▶ _ACTIVITY_: Reproduce, from the lines below, exactly the stretch that begins at the line containing "Let J(a) = w(d)*sqrt(a), w(C)" and ends at the line containing "Answer: 498", both included.

▶ _DATASET EXCERPTS_:

◆ ◆ ◆ ◆ ◆ ◆ ◆

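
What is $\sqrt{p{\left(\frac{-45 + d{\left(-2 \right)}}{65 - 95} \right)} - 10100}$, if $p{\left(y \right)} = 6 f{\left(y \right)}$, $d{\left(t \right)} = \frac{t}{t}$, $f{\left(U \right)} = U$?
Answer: $\frac{2 i \sqrt{63070}}{5} \approx 100.45 i$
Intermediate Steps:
$d{\left(t \right)} = 1$
$p{\left(y \right)} = 6 y$
$\sqrt{p{\left(\frac{-45 + d{\left(-2 \right)}}{65 - 95} \right)} - 10100} = \sqrt{6 \frac{-45 + 1}{65 - 95} - 10100} = \sqrt{6 \left(- \frac{44}{-30}\right) - 10100} = \sqrt{6 \left(\left(-44\right) \left(- \frac{1}{30}\right)\right) - 10100} = \sqrt{6 \cdot \frac{22}{15} - 10100} = \sqrt{\frac{44}{5} - 10100} = \sqrt{- \frac{50456}{5}} = \frac{2 i \sqrt{63070}}{5}$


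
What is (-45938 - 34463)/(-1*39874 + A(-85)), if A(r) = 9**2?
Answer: 80401/39793 ≈ 2.0205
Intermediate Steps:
A(r) = 81
(-45938 - 34463)/(-1*39874 + A(-85)) = (-45938 - 34463)/(-1*39874 + 81) = -80401/(-39874 + 81) = -80401/(-39793) = -80401*(-1/39793) = 80401/39793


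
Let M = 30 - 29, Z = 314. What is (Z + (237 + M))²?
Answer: 304704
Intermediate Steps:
M = 1
(Z + (237 + M))² = (314 + (237 + 1))² = (314 + 238)² = 552² = 304704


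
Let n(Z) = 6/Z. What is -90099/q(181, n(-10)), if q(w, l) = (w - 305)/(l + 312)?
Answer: 140284143/620 ≈ 2.2626e+5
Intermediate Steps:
q(w, l) = (-305 + w)/(312 + l)
-90099/q(181, n(-10)) = -90099*(312 + 6/(-10))/(-305 + 181) = -90099/(-124/(312 + 6*(-⅒))) = -90099/(-124/(312 - ⅗)) = -90099/(-124/(1557/5)) = -90099/((5/1557)*(-124)) = -90099/(-620/1557) = -90099*(-1557/620) = 140284143/620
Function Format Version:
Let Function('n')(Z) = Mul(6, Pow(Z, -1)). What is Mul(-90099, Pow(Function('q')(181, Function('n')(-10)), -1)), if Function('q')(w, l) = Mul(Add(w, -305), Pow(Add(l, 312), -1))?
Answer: Rational(140284143, 620) ≈ 2.2626e+5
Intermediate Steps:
Function('q')(w, l) = Mul(Pow(Add(312, l), -1), Add(-305, w)) (Function('q')(w, l) = Mul(Add(-305, w), Pow(Add(312, l), -1)) = Mul(Pow(Add(312, l), -1), Add(-305, w)))
Mul(-90099, Pow(Function('q')(181, Function('n')(-10)), -1)) = Mul(-90099, Pow(Mul(Pow(Add(312, Mul(6, Pow(-10, -1))), -1), Add(-305, 181)), -1)) = Mul(-90099, Pow(Mul(Pow(Add(312, Mul(6, Rational(-1, 10))), -1), -124), -1)) = Mul(-90099, Pow(Mul(Pow(Add(312, Rational(-3, 5)), -1), -124), -1)) = Mul(-90099, Pow(Mul(Pow(Rational(1557, 5), -1), -124), -1)) = Mul(-90099, Pow(Mul(Rational(5, 1557), -124), -1)) = Mul(-90099, Pow(Rational(-620, 1557), -1)) = Mul(-90099, Rational(-1557, 620)) = Rational(140284143, 620)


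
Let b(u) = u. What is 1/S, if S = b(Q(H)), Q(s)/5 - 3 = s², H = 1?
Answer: 1/20 ≈ 0.050000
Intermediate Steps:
Q(s) = 15 + 5*s²
S = 20 (S = 15 + 5*1² = 15 + 5*1 = 15 + 5 = 20)
1/S = 1/20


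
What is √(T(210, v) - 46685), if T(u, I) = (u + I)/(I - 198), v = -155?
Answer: 2*I*√1454347645/353 ≈ 216.07*I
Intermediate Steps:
T(u, I) = (I + u)/(-198 + I)
√(T(210, v) - 46685) = √((-155 + 210)/(-198 - 155) - 46685) = √(55/(-353) - 46685) = √(-1/353*55 - 46685) = √(-55/353 - 46685) = √(-16479860/353) = 2*I*√1454347645/353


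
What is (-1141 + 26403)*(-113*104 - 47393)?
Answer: -1494120990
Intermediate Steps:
(-1141 + 26403)*(-113*104 - 47393) = 25262*(-11752 - 47393) = 25262*(-59145) = -1494120990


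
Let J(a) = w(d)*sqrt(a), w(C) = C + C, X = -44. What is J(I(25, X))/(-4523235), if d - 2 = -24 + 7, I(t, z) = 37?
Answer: 2*sqrt(37)/301549 ≈ 4.0343e-5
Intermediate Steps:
d = -15 (d = 2 + (-24 + 7) = 2 - 17 = -15)
w(C) = 2*C
J(a) = -30*sqrt(a) (J(a) = (2*(-15))*sqrt(a) = -30*sqrt(a))
J(I(25, X))/(-4523235) = -30*sqrt(37)/(-4523235) = -30*sqrt(37)*(-1/4523235) = 2*sqrt(37)/301549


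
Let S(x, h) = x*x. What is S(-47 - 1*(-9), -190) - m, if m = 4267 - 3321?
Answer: 498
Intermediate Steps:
S(x, h) = x**2
m = 946
S(-47 - 1*(-9), -190) - m = (-47 - 1*(-9))**2 - 1*946 = (-47 + 9)**2 - 946 = (-38)**2 - 946 = 1444 - 946 = 498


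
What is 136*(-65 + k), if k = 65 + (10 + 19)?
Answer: 3944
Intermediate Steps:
k = 94 (k = 65 + 29 = 94)
136*(-65 + k) = 136*(-65 + 94) = 136*29 = 3944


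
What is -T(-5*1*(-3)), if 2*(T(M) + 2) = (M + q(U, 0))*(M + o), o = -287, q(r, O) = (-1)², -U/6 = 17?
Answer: 2178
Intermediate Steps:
U = -102 (U = -6*17 = -102)
q(r, O) = 1
T(M) = -2 + (1 + M)*(-287 + M)/2 (T(M) = -2 + ((M + 1)*(M - 287))/2 = -2 + ((1 + M)*(-287 + M))/2 = -2 + (1 + M)*(-287 + M)/2)
-T(-5*1*(-3)) = -(-291/2 + (-5*1*(-3))²/2 - 143*(-5*1)*(-3)) = -(-291/2 + (-5*(-3))²/2 - (-715)*(-3)) = -(-291/2 + (½)*15² - 143*15) = -(-291/2 + (½)*225 - 2145) = -(-291/2 + 225/2 - 2145) = -1*(-2178) = 2178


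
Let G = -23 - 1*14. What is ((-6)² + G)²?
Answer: 1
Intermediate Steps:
G = -37 (G = -23 - 14 = -37)
((-6)² + G)² = ((-6)² - 37)² = (36 - 37)² = (-1)² = 1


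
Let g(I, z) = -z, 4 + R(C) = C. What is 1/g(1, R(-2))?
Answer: ⅙ ≈ 0.16667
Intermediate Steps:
R(C) = -4 + C
1/g(1, R(-2)) = 1/(-(-4 - 2)) = 1/(-1*(-6)) = 1/6 = ⅙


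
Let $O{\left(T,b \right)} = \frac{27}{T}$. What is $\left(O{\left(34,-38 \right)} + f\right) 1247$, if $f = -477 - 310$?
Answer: $- \frac{33333557}{34} \approx -9.804 \cdot 10^{5}$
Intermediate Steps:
$f = -787$
$\left(O{\left(34,-38 \right)} + f\right) 1247 = \left(\frac{27}{34} - 787\right) 1247 = \left(- \frac{26731}{34}\right) 1247 = - \frac{33333557}{34}$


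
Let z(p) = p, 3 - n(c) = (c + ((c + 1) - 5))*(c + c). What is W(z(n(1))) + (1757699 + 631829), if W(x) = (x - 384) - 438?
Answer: 2388713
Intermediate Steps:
n(c) = 3 - 2*c*(-4 + 2*c) (n(c) = 3 - (c + ((c + 1) - 5))*(c + c) = 3 - (c + ((1 + c) - 5))*2*c = 3 - (c + (-4 + c))*2*c = 3 - (-4 + 2*c)*2*c = 3 - 2*c*(-4 + 2*c))
W(x) = -822 + x (W(x) = (-384 + x) - 438 = -822 + x)
W(z(n(1))) + (1757699 + 631829) = (-822 + (3 - 4*1² + 8*1)) + (1757699 + 631829) = (-822 + (3 - 4*1 + 8)) + 2389528 = (-822 + (3 - 4 + 8)) + 2389528 = (-822 + 7) + 2389528 = -815 + 2389528 = 2388713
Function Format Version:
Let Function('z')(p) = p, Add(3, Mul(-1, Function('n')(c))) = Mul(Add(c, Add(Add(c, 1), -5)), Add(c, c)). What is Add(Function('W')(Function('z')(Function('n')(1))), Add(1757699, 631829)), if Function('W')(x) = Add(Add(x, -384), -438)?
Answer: 2388713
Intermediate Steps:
Function('n')(c) = Add(3, Mul(-2, c, Add(-4, Mul(2, c)))) (Function('n')(c) = Add(3, Mul(-1, Mul(Add(c, Add(Add(c, 1), -5)), Add(c, c)))) = Add(3, Mul(-1, Mul(Add(c, Add(Add(1, c), -5)), Mul(2, c)))) = Add(3, Mul(-1, Mul(Add(c, Add(-4, c)), Mul(2, c)))) = Add(3, Mul(-1, Mul(Add(-4, Mul(2, c)), Mul(2, c)))) = Add(3, Mul(-1, Mul(2, c, Add(-4, Mul(2, c))))) = Add(3, Mul(-2, c, Add(-4, Mul(2, c)))))
Function('W')(x) = Add(-822, x) (Function('W')(x) = Add(Add(-384, x), -438) = Add(-822, x))
Add(Function('W')(Function('z')(Function('n')(1))), Add(1757699, 631829)) = Add(Add(-822, Add(3, Mul(-4, Pow(1, 2)), Mul(8, 1))), Add(1757699, 631829)) = Add(Add(-822, Add(3, Mul(-4, 1), 8)), 2389528) = Add(Add(-822, Add(3, -4, 8)), 2389528) = Add(Add(-822, 7), 2389528) = Add(-815, 2389528) = 2388713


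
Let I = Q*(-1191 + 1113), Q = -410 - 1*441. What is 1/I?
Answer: 1/66378 ≈ 1.5065e-5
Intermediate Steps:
Q = -851 (Q = -410 - 441 = -851)
I = 66378 (I = -851*(-1191 + 1113) = -851*(-78) = 66378)
1/I = 1/66378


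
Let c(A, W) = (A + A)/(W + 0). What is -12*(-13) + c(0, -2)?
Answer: 156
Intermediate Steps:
c(A, W) = 2*A/W (c(A, W) = (2*A)/W = 2*A/W)
-12*(-13) + c(0, -2) = -12*(-13) + 2*0/(-2) = 156 + 2*0*(-½) = 156 + 0 = 156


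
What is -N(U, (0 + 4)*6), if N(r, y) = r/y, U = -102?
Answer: 17/4 ≈ 4.2500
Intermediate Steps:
-N(U, (0 + 4)*6) = -(-102)/((0 + 4)*6) = -(-102)/(4*6) = -(-102)/24 = -1*(-17/4) = 17/4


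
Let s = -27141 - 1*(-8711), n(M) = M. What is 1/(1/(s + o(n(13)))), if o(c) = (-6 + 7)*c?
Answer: -18417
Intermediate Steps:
o(c) = c (o(c) = 1*c = c)
s = -18430 (s = -27141 + 8711 = -18430)
1/(1/(s + o(n(13)))) = 1/(1/(-18430 + 13)) = 1/(1/(-18417)) = 1/(-1/18417) = -18417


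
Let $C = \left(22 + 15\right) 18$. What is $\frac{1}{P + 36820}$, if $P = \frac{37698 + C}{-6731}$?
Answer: $\frac{6731}{247797056} \approx 2.7163 \cdot 10^{-5}$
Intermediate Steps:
$C = 666$ ($C = 37 \cdot 18 = 666$)
$P = - \frac{38364}{6731}$ ($P = \frac{37698 + 666}{-6731} = 38364 \left(- \frac{1}{6731}\right) = - \frac{38364}{6731} \approx -5.6996$)
$\frac{1}{P + 36820} = \frac{1}{- \frac{38364}{6731} + 36820} = \frac{1}{\frac{247797056}{6731}} = \frac{6731}{247797056}$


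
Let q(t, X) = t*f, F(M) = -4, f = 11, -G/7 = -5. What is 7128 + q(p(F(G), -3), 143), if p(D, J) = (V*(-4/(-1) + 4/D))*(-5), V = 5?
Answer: 6303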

◆ ◆ ◆ ◆ ◆ ◆ ◆

▶ _ANSWER SECTION_:
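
Let J(a) = w(d)*sqrt(a), w(C) = C + C, X = -44. What is J(I(25, X))/(-4523235), if d - 2 = -24 + 7, I(t, z) = 37?
Answer: 2*sqrt(37)/301549 ≈ 4.0343e-5
Intermediate Steps:
d = -15 (d = 2 + (-24 + 7) = 2 - 17 = -15)
w(C) = 2*C
J(a) = -30*sqrt(a) (J(a) = (2*(-15))*sqrt(a) = -30*sqrt(a))
J(I(25, X))/(-4523235) = -30*sqrt(37)/(-4523235) = -30*sqrt(37)*(-1/4523235) = 2*sqrt(37)/301549


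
Let S(x, h) = x*x. What is S(-47 - 1*(-9), -190) - m, if m = 4267 - 3321?
Answer: 498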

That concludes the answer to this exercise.